*GOAL OF THE EXERCISE*: Search the entries below for the line containing "A common-source NMOS"; from there to the end, return every line exactly and add nothing.

Stored items from a collection:
━━━

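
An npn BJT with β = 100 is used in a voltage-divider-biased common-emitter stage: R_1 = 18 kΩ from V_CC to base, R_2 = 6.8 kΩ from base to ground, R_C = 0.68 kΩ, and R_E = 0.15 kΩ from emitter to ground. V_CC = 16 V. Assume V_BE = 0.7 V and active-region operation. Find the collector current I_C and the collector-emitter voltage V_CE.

I_C ≈ 18 mA, V_CE ≈ 0.74 V

Thevenize the base divider: V_Th = V_CC·R_2/(R_1+R_2) = 16×6.8/24.8 = 4.39 V, R_Th = R_1‖R_2 = 4.94 kΩ.
Base-emitter loop: V_Th = I_B·R_Th + V_BE + (β+1)I_B·R_E, so I_B = (4.39 − 0.7) / (4.94 + 101×0.15) = 0.184 mA.
I_C = β·I_B = 100×0.184 = 18.4 mA, and I_E = (β+1)I_B = 18.5 mA.
V_CE = V_CC − I_C·R_C − I_E·R_E = 16 − 18.4×0.68 − 18.5×0.15 = 0.736 V.
V_CE = 0.736 V > 0.2 V confirms active-region operation.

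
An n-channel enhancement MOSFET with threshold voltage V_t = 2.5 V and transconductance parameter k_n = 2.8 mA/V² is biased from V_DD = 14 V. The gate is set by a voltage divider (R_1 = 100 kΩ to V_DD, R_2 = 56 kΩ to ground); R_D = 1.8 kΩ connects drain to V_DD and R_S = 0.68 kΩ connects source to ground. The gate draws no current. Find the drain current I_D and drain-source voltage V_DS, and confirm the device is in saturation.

I_D ≈ 2 mA, V_DS ≈ 9.1 V

V_G = V_DD·R_2/(R_1+R_2) = 14×56/156 = 5.03 V.
Assume saturation: I_D = (k_n/2)(V_GS − V_t)² with V_GS = V_G − I_D·R_S = 5.03 − 0.68·I_D.
Substituting gives 0.647·I_D² − 5.81·I_D + 8.93 = 0, with roots I_D = 1.97 or 7 mA.
The root I_D = 7 mA gives V_GS = 0.263 V ≤ V_t, so take I_D = 1.97 mA.
Then V_GS = 3.69 V and V_DS = V_DD − I_D(R_D+R_S) = 14 − 1.97×2.48 = 9.11 V.
Saturation requires V_DS ≥ V_GS − V_t = 1.19 V; 9.11 ≥ 1.19 ✓.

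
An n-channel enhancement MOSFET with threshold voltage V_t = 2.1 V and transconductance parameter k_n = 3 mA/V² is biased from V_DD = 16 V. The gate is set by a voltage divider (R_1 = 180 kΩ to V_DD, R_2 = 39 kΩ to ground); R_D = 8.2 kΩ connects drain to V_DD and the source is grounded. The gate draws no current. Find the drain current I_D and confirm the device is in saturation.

V_G = V_DD·R_2/(R_1+R_2) = 16×39/219 = 2.85 V. With the source grounded, V_GS = V_G = 2.85 V.
Assume saturation: I_D = (k_n/2)(V_GS − V_t)² = (3/2)×(2.85 − 2.1)² = 1.5×0.749² = 0.842 mA.
V_DS = V_DD − I_D·R_D = 16 − 0.842×8.2 = 9.09 V.
Saturation requires V_DS ≥ V_GS − V_t = 0.749 V; 9.09 ≥ 0.749 ✓.

I_D ≈ 0.84 mA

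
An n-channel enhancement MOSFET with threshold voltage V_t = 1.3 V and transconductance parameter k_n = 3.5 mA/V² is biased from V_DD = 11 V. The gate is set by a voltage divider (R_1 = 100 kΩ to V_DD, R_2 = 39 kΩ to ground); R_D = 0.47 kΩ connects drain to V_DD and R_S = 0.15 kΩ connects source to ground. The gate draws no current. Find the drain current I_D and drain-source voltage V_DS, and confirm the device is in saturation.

V_G = V_DD·R_2/(R_1+R_2) = 11×39/139 = 3.09 V.
Assume saturation: I_D = (k_n/2)(V_GS − V_t)² with V_GS = V_G − I_D·R_S = 3.09 − 0.15·I_D.
Substituting gives 0.0394·I_D² − 1.94·I_D + 5.58 = 0, with roots I_D = 3.07 or 46.1 mA.
The root I_D = 46.1 mA gives V_GS = -3.83 V ≤ V_t, so take I_D = 3.07 mA.
Then V_GS = 2.63 V and V_DS = V_DD − I_D(R_D+R_S) = 11 − 3.07×0.62 = 9.09 V.
Saturation requires V_DS ≥ V_GS − V_t = 1.33 V; 9.09 ≥ 1.33 ✓.

I_D ≈ 3.1 mA, V_DS ≈ 9.1 V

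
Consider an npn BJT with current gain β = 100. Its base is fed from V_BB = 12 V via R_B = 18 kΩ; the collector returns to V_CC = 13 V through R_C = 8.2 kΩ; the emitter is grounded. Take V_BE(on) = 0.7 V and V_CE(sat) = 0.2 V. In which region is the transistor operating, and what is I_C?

saturation; I_C ≈ 1.6 mA

Assume active: I_B = (12 − 0.7)/18 = 0.628 mA, giving I_C = β·I_B = 62.8 mA.
But then V_CE = 13 − 62.8×8.2 = -502 V < V_CE(sat) = 0.2 V — impossible in the active region.
So the transistor is saturated. With V_CE = 0.2 V, I_C = (V_CC − 0.2)/R_C = 12.8/8.2 = 1.56 mA.
Check: β·I_B = 62.8 mA > I_C = 1.56 mA, confirming saturation.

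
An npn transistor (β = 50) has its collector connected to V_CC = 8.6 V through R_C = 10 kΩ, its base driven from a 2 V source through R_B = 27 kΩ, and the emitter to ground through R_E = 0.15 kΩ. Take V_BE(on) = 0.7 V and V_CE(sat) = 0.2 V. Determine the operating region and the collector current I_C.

Assume active: I_B = (2 − 0.7)/(27 + 51×0.15) = 0.0375 mA, I_C = β·I_B = 1.88 mA.
Then V_CE = 8.6 − 1.88×10 − 1.91×0.15 = -10.4 V < 0.2 V — the active assumption fails.
Re-solve with V_CE = 0.2 V. KCL at the emitter: V_E/R_E = (V_BB−0.7−V_E)/R_B + (V_CC−0.2−V_E)/R_C, giving V_E = 0.131 V.
I_C = (V_CC − 0.2 − V_E)/R_C = (8.4 − 0.131)/10 = 0.827 mA.
Check: I_B = (1.3 − 0.131)/27 = 0.0433 mA, and β·I_B = 2.17 mA > I_C, confirming saturation.

saturation; I_C ≈ 0.83 mA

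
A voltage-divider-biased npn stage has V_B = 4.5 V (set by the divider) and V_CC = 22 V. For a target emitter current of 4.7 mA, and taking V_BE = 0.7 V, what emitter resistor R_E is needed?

R_E ≈ 0.81 kΩ

V_E = V_B − V_BE = 4.5 − 0.7 = 3.8 V.
R_E = V_E / I_E = 3.8 / 4.7 = 0.809 kΩ.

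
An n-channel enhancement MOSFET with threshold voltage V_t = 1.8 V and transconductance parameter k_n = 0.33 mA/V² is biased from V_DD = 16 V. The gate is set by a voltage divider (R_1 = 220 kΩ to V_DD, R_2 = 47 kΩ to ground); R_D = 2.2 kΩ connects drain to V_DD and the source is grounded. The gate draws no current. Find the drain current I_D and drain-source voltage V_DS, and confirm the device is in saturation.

I_D ≈ 0.17 mA, V_DS ≈ 16 V

V_G = V_DD·R_2/(R_1+R_2) = 16×47/267 = 2.82 V. With the source grounded, V_GS = V_G = 2.82 V.
Assume saturation: I_D = (k_n/2)(V_GS − V_t)² = (0.33/2)×(2.82 − 1.8)² = 0.165×1.02² = 0.17 mA.
V_DS = V_DD − I_D·R_D = 16 − 0.17×2.2 = 15.6 V.
Saturation requires V_DS ≥ V_GS − V_t = 1.02 V; 15.6 ≥ 1.02 ✓.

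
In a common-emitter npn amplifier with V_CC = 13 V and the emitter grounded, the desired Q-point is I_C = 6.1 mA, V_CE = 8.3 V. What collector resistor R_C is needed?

Collector loop: V_CC = I_C·R_C + V_CE.
R_C = (V_CC − V_CE)/I_C = (13 − 8.3)/6.1 = 0.77 kΩ.

R_C ≈ 0.77 kΩ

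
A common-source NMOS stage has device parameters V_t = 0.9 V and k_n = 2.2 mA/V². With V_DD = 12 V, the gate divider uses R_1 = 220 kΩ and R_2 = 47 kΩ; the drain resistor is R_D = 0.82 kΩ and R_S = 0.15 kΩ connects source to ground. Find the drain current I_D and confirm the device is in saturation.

V_G = V_DD·R_2/(R_1+R_2) = 12×47/267 = 2.11 V.
Assume saturation: I_D = (k_n/2)(V_GS − V_t)² with V_GS = V_G − I_D·R_S = 2.11 − 0.15·I_D.
Substituting gives 0.0248·I_D² − 1.4·I_D + 1.62 = 0, with roots I_D = 1.18 or 55.4 mA.
The root I_D = 55.4 mA gives V_GS = -6.2 V ≤ V_t, so take I_D = 1.18 mA.
Then V_GS = 1.94 V and V_DS = V_DD − I_D(R_D+R_S) = 12 − 1.18×0.97 = 10.9 V.
Saturation requires V_DS ≥ V_GS − V_t = 1.04 V; 10.9 ≥ 1.04 ✓.

I_D ≈ 1.2 mA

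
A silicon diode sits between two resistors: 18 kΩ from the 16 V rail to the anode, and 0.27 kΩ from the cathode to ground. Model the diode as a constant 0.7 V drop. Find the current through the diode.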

━━━

*SOLUTION*:
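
A common-source NMOS stage has device parameters V_t = 0.9 V and k_n = 2.2 mA/V². With V_DD = 12 V, the gate divider uses R_1 = 220 kΩ and R_2 = 47 kΩ; the drain resistor is R_D = 0.82 kΩ and R_S = 0.15 kΩ connects source to ground. Find the drain current I_D and confirm the device is in saturation.

V_G = V_DD·R_2/(R_1+R_2) = 12×47/267 = 2.11 V.
Assume saturation: I_D = (k_n/2)(V_GS − V_t)² with V_GS = V_G − I_D·R_S = 2.11 − 0.15·I_D.
Substituting gives 0.0248·I_D² − 1.4·I_D + 1.62 = 0, with roots I_D = 1.18 or 55.4 mA.
The root I_D = 55.4 mA gives V_GS = -6.2 V ≤ V_t, so take I_D = 1.18 mA.
Then V_GS = 1.94 V and V_DS = V_DD − I_D(R_D+R_S) = 12 − 1.18×0.97 = 10.9 V.
Saturation requires V_DS ≥ V_GS − V_t = 1.04 V; 10.9 ≥ 1.04 ✓.

I_D ≈ 1.2 mA

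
A silicon diode sits between two resistors: 18 kΩ from the 16 V rail to the anode, and 0.27 kΩ from the cathode to ground. Model the diode as a constant 0.7 V drop. Find the current through the diode.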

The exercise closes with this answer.